#### Work to be completed
Without altering a single word, repeat the records that follow.

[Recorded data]

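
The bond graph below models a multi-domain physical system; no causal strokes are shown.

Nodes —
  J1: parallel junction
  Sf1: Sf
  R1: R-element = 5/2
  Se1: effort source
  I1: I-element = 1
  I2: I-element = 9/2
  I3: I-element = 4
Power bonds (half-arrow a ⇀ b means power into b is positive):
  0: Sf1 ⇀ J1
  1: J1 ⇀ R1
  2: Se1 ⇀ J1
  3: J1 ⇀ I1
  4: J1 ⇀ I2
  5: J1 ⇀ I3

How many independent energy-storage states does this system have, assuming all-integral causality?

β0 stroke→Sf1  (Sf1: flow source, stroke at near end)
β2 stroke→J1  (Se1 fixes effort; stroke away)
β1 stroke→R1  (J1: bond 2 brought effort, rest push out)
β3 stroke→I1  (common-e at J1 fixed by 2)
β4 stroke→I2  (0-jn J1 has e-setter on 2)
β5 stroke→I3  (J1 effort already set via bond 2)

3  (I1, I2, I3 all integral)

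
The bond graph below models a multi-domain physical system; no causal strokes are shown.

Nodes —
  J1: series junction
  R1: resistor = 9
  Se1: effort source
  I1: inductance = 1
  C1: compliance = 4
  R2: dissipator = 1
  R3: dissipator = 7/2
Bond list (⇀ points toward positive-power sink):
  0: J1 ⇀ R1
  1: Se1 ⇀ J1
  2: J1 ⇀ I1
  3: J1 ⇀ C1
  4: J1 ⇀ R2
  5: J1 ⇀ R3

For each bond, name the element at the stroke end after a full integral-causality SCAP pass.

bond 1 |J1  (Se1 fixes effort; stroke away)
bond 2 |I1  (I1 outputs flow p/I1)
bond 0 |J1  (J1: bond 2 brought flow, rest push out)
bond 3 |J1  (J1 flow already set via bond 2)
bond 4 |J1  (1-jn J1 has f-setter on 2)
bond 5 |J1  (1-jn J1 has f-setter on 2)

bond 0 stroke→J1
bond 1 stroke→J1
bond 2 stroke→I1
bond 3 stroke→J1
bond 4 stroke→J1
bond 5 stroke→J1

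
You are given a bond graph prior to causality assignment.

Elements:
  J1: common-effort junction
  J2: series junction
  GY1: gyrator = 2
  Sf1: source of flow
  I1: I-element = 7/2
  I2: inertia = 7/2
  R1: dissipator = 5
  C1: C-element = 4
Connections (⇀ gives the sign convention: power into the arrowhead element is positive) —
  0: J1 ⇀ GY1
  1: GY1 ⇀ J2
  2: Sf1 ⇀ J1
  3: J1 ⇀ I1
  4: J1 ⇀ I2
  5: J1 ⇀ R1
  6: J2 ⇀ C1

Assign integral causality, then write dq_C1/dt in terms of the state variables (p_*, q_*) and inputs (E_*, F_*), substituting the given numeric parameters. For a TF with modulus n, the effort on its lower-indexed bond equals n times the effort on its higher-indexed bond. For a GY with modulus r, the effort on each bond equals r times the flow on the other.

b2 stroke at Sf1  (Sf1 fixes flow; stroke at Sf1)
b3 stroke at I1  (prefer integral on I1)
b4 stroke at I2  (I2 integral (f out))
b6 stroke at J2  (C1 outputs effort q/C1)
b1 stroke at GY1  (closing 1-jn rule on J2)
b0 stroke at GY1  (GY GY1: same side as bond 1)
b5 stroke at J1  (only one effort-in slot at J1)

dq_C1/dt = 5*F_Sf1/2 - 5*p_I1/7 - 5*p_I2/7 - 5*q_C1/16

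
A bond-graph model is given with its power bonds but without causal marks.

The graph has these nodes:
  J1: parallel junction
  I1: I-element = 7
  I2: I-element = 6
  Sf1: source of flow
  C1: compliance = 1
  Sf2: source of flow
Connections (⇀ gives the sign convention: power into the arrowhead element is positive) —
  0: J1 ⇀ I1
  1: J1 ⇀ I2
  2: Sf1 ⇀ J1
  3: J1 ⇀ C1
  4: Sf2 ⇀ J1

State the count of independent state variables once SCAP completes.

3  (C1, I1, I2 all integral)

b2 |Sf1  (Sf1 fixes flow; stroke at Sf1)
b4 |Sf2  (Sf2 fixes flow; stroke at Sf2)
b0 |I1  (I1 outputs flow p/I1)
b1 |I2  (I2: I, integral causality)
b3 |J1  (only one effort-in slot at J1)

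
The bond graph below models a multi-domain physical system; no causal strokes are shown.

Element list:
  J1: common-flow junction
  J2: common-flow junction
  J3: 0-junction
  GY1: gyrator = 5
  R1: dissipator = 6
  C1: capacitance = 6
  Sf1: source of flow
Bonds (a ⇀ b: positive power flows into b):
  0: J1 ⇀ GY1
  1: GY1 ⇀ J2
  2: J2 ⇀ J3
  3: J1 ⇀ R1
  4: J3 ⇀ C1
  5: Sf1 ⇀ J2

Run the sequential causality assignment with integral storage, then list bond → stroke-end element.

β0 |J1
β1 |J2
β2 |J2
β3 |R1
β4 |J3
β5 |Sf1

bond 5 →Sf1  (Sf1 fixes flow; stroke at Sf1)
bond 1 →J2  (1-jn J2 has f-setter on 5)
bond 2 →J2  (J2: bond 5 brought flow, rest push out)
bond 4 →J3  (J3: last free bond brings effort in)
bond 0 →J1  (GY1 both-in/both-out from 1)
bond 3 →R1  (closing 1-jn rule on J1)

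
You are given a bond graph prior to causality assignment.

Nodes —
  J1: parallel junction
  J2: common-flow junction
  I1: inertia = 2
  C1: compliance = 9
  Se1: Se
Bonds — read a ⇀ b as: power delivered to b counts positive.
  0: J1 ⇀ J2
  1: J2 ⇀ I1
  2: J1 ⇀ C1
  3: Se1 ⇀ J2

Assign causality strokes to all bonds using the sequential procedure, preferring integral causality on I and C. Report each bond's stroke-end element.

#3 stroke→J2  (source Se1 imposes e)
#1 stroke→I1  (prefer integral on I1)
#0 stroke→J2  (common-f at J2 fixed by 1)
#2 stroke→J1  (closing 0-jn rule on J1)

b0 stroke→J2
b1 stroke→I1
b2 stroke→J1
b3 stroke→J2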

#### Solution for this task
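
The bond graph below models a multi-domain physical system; no causal strokes are shown.

Nodes —
  J1: parallel junction
  Sf1: Sf
  R1: R-element = 5/2
  Se1: effort source
  I1: I-element = 1
  I2: I-element = 9/2
  I3: I-element = 4
Power bonds (half-arrow a ⇀ b means power into b is positive):
  0: Sf1 ⇀ J1
  1: J1 ⇀ R1
  2: Se1 ⇀ J1
  3: J1 ⇀ I1
  4: J1 ⇀ I2
  5: J1 ⇀ I3

How many independent energy-storage states does this system have, assuming all-integral causality?

β0 stroke→Sf1  (Sf1: flow source, stroke at near end)
β2 stroke→J1  (Se1 fixes effort; stroke away)
β1 stroke→R1  (J1: bond 2 brought effort, rest push out)
β3 stroke→I1  (common-e at J1 fixed by 2)
β4 stroke→I2  (0-jn J1 has e-setter on 2)
β5 stroke→I3  (J1 effort already set via bond 2)

3  (I1, I2, I3 all integral)

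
The bond graph below models a multi-domain physical system; no causal strokes are shown.

Nodes —
  J1: series junction
  R1: resistor = 9
  Se1: effort source
  I1: inductance = 1
  C1: compliance = 4
  R2: dissipator = 1
  R3: dissipator = 7/2
Bond list (⇀ points toward positive-power sink):
  0: J1 ⇀ R1
  1: Se1 ⇀ J1
  2: J1 ⇀ I1
  3: J1 ⇀ C1
  4: J1 ⇀ R2
  5: J1 ⇀ R3

For each bond, name the element at the stroke end after a full integral-causality SCAP pass.

bond 1 |J1  (Se1 fixes effort; stroke away)
bond 2 |I1  (I1 outputs flow p/I1)
bond 0 |J1  (J1: bond 2 brought flow, rest push out)
bond 3 |J1  (J1 flow already set via bond 2)
bond 4 |J1  (1-jn J1 has f-setter on 2)
bond 5 |J1  (1-jn J1 has f-setter on 2)

bond 0 stroke→J1
bond 1 stroke→J1
bond 2 stroke→I1
bond 3 stroke→J1
bond 4 stroke→J1
bond 5 stroke→J1

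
You are given a bond graph prior to causality assignment.

Elements:
  J1: common-effort junction
  J2: series junction
  GY1: gyrator = 2
  Sf1: source of flow
  I1: I-element = 7/2
  I2: inertia = 7/2
  R1: dissipator = 5
  C1: C-element = 4
Connections (⇀ gives the sign convention: power into the arrowhead element is positive) —
  0: J1 ⇀ GY1
  1: GY1 ⇀ J2
  2: Sf1 ⇀ J1
  3: J1 ⇀ I1
  4: J1 ⇀ I2
  5: J1 ⇀ R1
  6: J2 ⇀ C1

Assign integral causality, then write dq_C1/dt in terms of the state variables (p_*, q_*) and inputs (E_*, F_*), substituting the given numeric parameters. For a TF with modulus n, the effort on its lower-indexed bond equals n times the effort on its higher-indexed bond. For a GY with modulus r, the effort on each bond equals r times the flow on the other.

b2 stroke at Sf1  (Sf1 fixes flow; stroke at Sf1)
b3 stroke at I1  (prefer integral on I1)
b4 stroke at I2  (I2 integral (f out))
b6 stroke at J2  (C1 outputs effort q/C1)
b1 stroke at GY1  (closing 1-jn rule on J2)
b0 stroke at GY1  (GY GY1: same side as bond 1)
b5 stroke at J1  (only one effort-in slot at J1)

dq_C1/dt = 5*F_Sf1/2 - 5*p_I1/7 - 5*p_I2/7 - 5*q_C1/16

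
A bond-graph model is given with its power bonds but without causal marks.

The graph has these nodes:
  J1: parallel junction
  I1: I-element = 7
  I2: I-element = 6
  Sf1: source of flow
  C1: compliance = 1
  Sf2: source of flow
Connections (⇀ gives the sign convention: power into the arrowhead element is positive) —
  0: J1 ⇀ I1
  1: J1 ⇀ I2
  2: Sf1 ⇀ J1
  3: J1 ⇀ C1
  4: Sf2 ⇀ J1

State the count of independent state variables once SCAP completes.

3  (C1, I1, I2 all integral)

b2 |Sf1  (Sf1 fixes flow; stroke at Sf1)
b4 |Sf2  (Sf2 fixes flow; stroke at Sf2)
b0 |I1  (I1 outputs flow p/I1)
b1 |I2  (I2: I, integral causality)
b3 |J1  (only one effort-in slot at J1)

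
The bond graph below models a multi-domain physical system; no causal strokes are shown.

Element list:
  J1: common-flow junction
  J2: common-flow junction
  J3: 0-junction
  GY1: gyrator = 5
  R1: dissipator = 6
  C1: capacitance = 6
  Sf1: source of flow
Bonds (a ⇀ b: positive power flows into b):
  0: J1 ⇀ GY1
  1: GY1 ⇀ J2
  2: J2 ⇀ J3
  3: J1 ⇀ R1
  4: J3 ⇀ C1
  5: Sf1 ⇀ J2

Run the sequential causality assignment with integral storage, then list bond → stroke-end element.

β0 |J1
β1 |J2
β2 |J2
β3 |R1
β4 |J3
β5 |Sf1

bond 5 →Sf1  (Sf1 fixes flow; stroke at Sf1)
bond 1 →J2  (1-jn J2 has f-setter on 5)
bond 2 →J2  (J2: bond 5 brought flow, rest push out)
bond 4 →J3  (J3: last free bond brings effort in)
bond 0 →J1  (GY1 both-in/both-out from 1)
bond 3 →R1  (closing 1-jn rule on J1)

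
You are given a bond graph prior to causality assignment.

Nodes —
  J1: parallel junction
  J2: common-flow junction
  I1: inertia = 2
  C1: compliance = 9
  Se1: Se
Bonds — read a ⇀ b as: power delivered to b counts positive.
  0: J1 ⇀ J2
  1: J2 ⇀ I1
  2: J1 ⇀ C1
  3: Se1 ⇀ J2

Assign causality strokes to all bonds using the sequential procedure, preferring integral causality on I and C. Report each bond's stroke-end element.

#3 stroke→J2  (source Se1 imposes e)
#1 stroke→I1  (prefer integral on I1)
#0 stroke→J2  (common-f at J2 fixed by 1)
#2 stroke→J1  (closing 0-jn rule on J1)

b0 stroke→J2
b1 stroke→I1
b2 stroke→J1
b3 stroke→J2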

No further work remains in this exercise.